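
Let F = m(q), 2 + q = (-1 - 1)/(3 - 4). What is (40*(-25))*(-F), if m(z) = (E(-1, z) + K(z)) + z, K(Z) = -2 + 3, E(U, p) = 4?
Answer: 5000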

────────────────────────────────────────

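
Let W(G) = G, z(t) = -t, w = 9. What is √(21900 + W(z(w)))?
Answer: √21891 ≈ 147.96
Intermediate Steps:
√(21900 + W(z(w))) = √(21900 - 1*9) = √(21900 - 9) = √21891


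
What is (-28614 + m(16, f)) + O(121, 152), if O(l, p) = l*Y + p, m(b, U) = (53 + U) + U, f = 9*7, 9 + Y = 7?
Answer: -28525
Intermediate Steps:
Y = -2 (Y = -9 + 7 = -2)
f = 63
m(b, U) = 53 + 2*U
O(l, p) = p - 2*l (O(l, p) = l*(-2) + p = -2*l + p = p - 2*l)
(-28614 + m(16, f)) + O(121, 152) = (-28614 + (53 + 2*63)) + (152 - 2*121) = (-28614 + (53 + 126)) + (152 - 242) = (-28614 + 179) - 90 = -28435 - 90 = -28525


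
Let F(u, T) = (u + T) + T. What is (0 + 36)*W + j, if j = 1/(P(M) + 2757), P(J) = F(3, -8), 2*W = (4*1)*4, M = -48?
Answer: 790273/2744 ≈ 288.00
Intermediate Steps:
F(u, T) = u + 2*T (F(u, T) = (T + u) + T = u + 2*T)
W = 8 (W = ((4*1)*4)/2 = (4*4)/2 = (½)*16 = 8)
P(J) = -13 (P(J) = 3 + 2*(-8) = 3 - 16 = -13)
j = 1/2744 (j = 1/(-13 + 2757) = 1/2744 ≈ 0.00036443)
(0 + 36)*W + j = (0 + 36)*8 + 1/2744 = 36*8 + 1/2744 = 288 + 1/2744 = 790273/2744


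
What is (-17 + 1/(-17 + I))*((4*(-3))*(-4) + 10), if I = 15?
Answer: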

────────────────────────────────────────

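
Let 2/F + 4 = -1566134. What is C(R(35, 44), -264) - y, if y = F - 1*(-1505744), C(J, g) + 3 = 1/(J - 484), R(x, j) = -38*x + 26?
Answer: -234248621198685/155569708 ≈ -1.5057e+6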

────────────────────────────────────────

→ **TASK TO COMPLETE**
Among the entries above, copy exactly only the lines starting with the one containing "Let F = m(q), 2" and going through the one containing "Answer: 5000", both ends included.

→ **WRITTEN SOLUTION**
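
Let F = m(q), 2 + q = (-1 - 1)/(3 - 4). What is (40*(-25))*(-F), if m(z) = (E(-1, z) + K(z)) + z, K(Z) = -2 + 3, E(U, p) = 4?
Answer: 5000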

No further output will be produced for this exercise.